■ **Supplied data**
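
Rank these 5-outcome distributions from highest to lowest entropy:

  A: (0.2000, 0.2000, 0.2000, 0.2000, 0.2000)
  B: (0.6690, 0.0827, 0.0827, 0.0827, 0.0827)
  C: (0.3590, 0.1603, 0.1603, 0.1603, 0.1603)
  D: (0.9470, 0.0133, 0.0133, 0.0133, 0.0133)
A > C > B > D

Key insight: Entropy is maximized by uniform distributions and minimized by concentrated distributions.

Entropies:
  H(A) = 2.3219 bits
  H(B) = 1.5779 bits
  H(C) = 2.2238 bits
  H(D) = 0.4050 bits

Ranking: A > C > B > D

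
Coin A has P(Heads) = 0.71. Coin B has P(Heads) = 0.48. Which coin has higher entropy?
B

For binary distributions, entropy is maximized at p=0.5 and decreases as p moves toward 0 or 1.

H(A) = H(0.71) = 0.8687 bits
H(B) = H(0.48) = 0.9988 bits

Distribution B (p=0.48) is closer to uniform (p=0.5), so it has higher entropy.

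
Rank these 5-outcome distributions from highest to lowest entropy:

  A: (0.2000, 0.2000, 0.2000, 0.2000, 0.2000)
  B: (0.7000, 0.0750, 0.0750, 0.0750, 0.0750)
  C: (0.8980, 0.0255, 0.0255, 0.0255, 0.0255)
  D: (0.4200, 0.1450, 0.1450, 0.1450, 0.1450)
A > D > B > C

Key insight: Entropy is maximized by uniform distributions and minimized by concentrated distributions.

Entropies:
  H(A) = 2.3219 bits
  H(B) = 1.4813 bits
  H(C) = 0.6793 bits
  H(D) = 2.1415 bits

Ranking: A > D > B > C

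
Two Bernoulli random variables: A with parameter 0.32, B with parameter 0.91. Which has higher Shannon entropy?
A

For binary distributions, entropy is maximized at p=0.5 and decreases as p moves toward 0 or 1.

H(A) = H(0.32) = 0.9044 bits
H(B) = H(0.91) = 0.4365 bits

Distribution A (p=0.32) is closer to uniform (p=0.5), so it has higher entropy.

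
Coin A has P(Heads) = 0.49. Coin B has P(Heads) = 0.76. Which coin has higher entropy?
A

For binary distributions, entropy is maximized at p=0.5 and decreases as p moves toward 0 or 1.

H(A) = H(0.49) = 0.9997 bits
H(B) = H(0.76) = 0.7950 bits

Distribution A (p=0.49) is closer to uniform (p=0.5), so it has higher entropy.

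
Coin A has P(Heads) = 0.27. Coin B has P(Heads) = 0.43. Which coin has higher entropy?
B

For binary distributions, entropy is maximized at p=0.5 and decreases as p moves toward 0 or 1.

H(A) = H(0.27) = 0.8415 bits
H(B) = H(0.43) = 0.9858 bits

Distribution B (p=0.43) is closer to uniform (p=0.5), so it has higher entropy.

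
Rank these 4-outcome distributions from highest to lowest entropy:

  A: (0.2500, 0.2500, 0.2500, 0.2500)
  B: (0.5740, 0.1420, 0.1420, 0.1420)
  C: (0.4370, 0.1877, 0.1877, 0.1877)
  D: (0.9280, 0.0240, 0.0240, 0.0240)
A > C > B > D

Key insight: Entropy is maximized by uniform distributions and minimized by concentrated distributions.

Entropies:
  H(A) = 2.0000 bits
  H(B) = 1.6593 bits
  H(C) = 1.8809 bits
  H(D) = 0.4875 bits

Ranking: A > C > B > D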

■ **What needs to be done**
Since the material above must be kept intact, output it exactly as it is.

■ **Your response**
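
Rank these 5-outcome distributions from highest to lowest entropy:

  A: (0.2000, 0.2000, 0.2000, 0.2000, 0.2000)
  B: (0.6690, 0.0827, 0.0827, 0.0827, 0.0827)
  C: (0.3590, 0.1603, 0.1603, 0.1603, 0.1603)
  D: (0.9470, 0.0133, 0.0133, 0.0133, 0.0133)
A > C > B > D

Key insight: Entropy is maximized by uniform distributions and minimized by concentrated distributions.

Entropies:
  H(A) = 2.3219 bits
  H(B) = 1.5779 bits
  H(C) = 2.2238 bits
  H(D) = 0.4050 bits

Ranking: A > C > B > D

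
Coin A has P(Heads) = 0.71. Coin B has P(Heads) = 0.48. Which coin has higher entropy?
B

For binary distributions, entropy is maximized at p=0.5 and decreases as p moves toward 0 or 1.

H(A) = H(0.71) = 0.8687 bits
H(B) = H(0.48) = 0.9988 bits

Distribution B (p=0.48) is closer to uniform (p=0.5), so it has higher entropy.

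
Rank these 5-outcome distributions from highest to lowest entropy:

  A: (0.2000, 0.2000, 0.2000, 0.2000, 0.2000)
  B: (0.7000, 0.0750, 0.0750, 0.0750, 0.0750)
  C: (0.8980, 0.0255, 0.0255, 0.0255, 0.0255)
  D: (0.4200, 0.1450, 0.1450, 0.1450, 0.1450)
A > D > B > C

Key insight: Entropy is maximized by uniform distributions and minimized by concentrated distributions.

Entropies:
  H(A) = 2.3219 bits
  H(B) = 1.4813 bits
  H(C) = 0.6793 bits
  H(D) = 2.1415 bits

Ranking: A > D > B > C

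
Two Bernoulli random variables: A with parameter 0.32, B with parameter 0.91. Which has higher Shannon entropy?
A

For binary distributions, entropy is maximized at p=0.5 and decreases as p moves toward 0 or 1.

H(A) = H(0.32) = 0.9044 bits
H(B) = H(0.91) = 0.4365 bits

Distribution A (p=0.32) is closer to uniform (p=0.5), so it has higher entropy.

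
Coin A has P(Heads) = 0.49. Coin B has P(Heads) = 0.76. Which coin has higher entropy?
A

For binary distributions, entropy is maximized at p=0.5 and decreases as p moves toward 0 or 1.

H(A) = H(0.49) = 0.9997 bits
H(B) = H(0.76) = 0.7950 bits

Distribution A (p=0.49) is closer to uniform (p=0.5), so it has higher entropy.

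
Coin A has P(Heads) = 0.27. Coin B has P(Heads) = 0.43. Which coin has higher entropy?
B

For binary distributions, entropy is maximized at p=0.5 and decreases as p moves toward 0 or 1.

H(A) = H(0.27) = 0.8415 bits
H(B) = H(0.43) = 0.9858 bits

Distribution B (p=0.43) is closer to uniform (p=0.5), so it has higher entropy.

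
Rank these 4-outcome distributions from highest to lowest entropy:

  A: (0.2500, 0.2500, 0.2500, 0.2500)
  B: (0.5740, 0.1420, 0.1420, 0.1420)
  C: (0.4370, 0.1877, 0.1877, 0.1877)
  D: (0.9280, 0.0240, 0.0240, 0.0240)
A > C > B > D

Key insight: Entropy is maximized by uniform distributions and minimized by concentrated distributions.

Entropies:
  H(A) = 2.0000 bits
  H(B) = 1.6593 bits
  H(C) = 1.8809 bits
  H(D) = 0.4875 bits

Ranking: A > C > B > D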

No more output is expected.